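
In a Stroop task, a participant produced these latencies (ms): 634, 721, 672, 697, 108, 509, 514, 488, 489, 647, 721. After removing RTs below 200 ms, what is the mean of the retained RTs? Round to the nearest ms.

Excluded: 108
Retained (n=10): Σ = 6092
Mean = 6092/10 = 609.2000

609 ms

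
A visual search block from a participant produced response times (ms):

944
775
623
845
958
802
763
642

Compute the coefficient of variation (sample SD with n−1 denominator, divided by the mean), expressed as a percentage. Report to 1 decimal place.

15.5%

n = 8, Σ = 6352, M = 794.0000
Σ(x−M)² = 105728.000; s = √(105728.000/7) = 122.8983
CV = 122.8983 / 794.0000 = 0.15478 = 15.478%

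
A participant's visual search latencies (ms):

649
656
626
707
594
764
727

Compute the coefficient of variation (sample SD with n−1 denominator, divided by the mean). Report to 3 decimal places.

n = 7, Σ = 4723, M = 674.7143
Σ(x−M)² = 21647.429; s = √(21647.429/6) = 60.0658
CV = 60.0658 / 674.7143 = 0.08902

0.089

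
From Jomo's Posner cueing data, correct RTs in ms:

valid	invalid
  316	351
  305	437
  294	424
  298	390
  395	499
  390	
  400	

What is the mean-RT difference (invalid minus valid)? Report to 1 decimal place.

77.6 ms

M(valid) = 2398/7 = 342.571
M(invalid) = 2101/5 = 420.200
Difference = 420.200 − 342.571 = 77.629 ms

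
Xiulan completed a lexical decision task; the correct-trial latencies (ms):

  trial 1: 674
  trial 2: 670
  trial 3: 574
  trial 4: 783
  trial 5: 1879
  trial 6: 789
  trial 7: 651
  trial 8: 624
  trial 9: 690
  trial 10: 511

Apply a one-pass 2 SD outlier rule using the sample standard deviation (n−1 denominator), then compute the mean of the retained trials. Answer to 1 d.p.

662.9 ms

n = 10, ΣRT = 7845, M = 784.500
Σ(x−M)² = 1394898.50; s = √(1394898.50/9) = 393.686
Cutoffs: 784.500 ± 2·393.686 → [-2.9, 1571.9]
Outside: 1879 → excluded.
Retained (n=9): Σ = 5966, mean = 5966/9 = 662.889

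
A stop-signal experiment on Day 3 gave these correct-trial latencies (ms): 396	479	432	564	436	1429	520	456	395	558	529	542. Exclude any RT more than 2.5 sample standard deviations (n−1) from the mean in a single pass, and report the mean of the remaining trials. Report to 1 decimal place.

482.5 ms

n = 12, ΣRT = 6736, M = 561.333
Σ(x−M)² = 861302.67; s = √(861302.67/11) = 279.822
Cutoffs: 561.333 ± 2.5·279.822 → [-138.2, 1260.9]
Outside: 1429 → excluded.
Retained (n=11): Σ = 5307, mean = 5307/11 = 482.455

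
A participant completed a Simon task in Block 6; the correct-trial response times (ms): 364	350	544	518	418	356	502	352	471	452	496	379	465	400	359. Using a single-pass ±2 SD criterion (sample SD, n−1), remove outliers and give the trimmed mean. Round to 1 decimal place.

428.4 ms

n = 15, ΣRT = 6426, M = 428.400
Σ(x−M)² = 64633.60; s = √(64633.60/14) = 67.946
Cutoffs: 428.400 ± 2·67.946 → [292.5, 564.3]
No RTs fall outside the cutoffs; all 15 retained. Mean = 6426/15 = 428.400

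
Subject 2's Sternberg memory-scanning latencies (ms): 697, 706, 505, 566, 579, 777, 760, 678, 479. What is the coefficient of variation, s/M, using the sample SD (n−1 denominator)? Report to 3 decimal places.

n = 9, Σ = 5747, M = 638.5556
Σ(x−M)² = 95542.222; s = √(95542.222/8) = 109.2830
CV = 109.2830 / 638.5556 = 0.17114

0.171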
...
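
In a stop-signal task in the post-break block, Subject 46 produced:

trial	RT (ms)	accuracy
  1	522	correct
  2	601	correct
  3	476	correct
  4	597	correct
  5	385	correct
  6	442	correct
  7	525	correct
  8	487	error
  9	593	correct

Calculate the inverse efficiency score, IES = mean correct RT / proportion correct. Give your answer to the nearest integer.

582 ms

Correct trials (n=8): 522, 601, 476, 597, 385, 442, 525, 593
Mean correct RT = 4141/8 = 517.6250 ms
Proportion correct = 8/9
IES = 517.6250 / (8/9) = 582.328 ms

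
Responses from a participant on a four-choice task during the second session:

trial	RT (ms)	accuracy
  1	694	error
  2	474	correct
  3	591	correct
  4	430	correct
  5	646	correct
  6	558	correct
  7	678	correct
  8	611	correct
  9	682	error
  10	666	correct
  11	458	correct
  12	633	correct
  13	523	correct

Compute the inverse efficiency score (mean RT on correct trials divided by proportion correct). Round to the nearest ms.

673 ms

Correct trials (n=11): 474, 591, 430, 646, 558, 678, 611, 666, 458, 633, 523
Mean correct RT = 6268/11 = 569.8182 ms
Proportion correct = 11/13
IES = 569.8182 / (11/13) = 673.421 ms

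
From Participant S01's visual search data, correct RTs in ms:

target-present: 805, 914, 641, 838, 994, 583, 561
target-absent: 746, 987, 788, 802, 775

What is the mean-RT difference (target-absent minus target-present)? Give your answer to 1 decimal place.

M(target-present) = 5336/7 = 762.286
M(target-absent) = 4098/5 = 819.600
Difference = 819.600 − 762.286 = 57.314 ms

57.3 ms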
---
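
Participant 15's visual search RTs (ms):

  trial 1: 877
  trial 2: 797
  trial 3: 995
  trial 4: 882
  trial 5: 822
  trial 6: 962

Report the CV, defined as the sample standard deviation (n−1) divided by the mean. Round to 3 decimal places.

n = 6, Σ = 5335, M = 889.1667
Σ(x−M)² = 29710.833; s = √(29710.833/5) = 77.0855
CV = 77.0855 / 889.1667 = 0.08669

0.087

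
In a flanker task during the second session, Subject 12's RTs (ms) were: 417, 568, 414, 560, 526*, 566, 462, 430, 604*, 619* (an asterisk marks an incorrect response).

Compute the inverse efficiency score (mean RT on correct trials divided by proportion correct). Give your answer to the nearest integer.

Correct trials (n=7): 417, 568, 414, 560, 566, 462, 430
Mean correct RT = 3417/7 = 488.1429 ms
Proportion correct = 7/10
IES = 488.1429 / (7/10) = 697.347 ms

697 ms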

[TASK TO COMPLETE] How many of the lines above include the string "data"? Give only the number.

[SOLUTION TO THIS PROBLEM] 2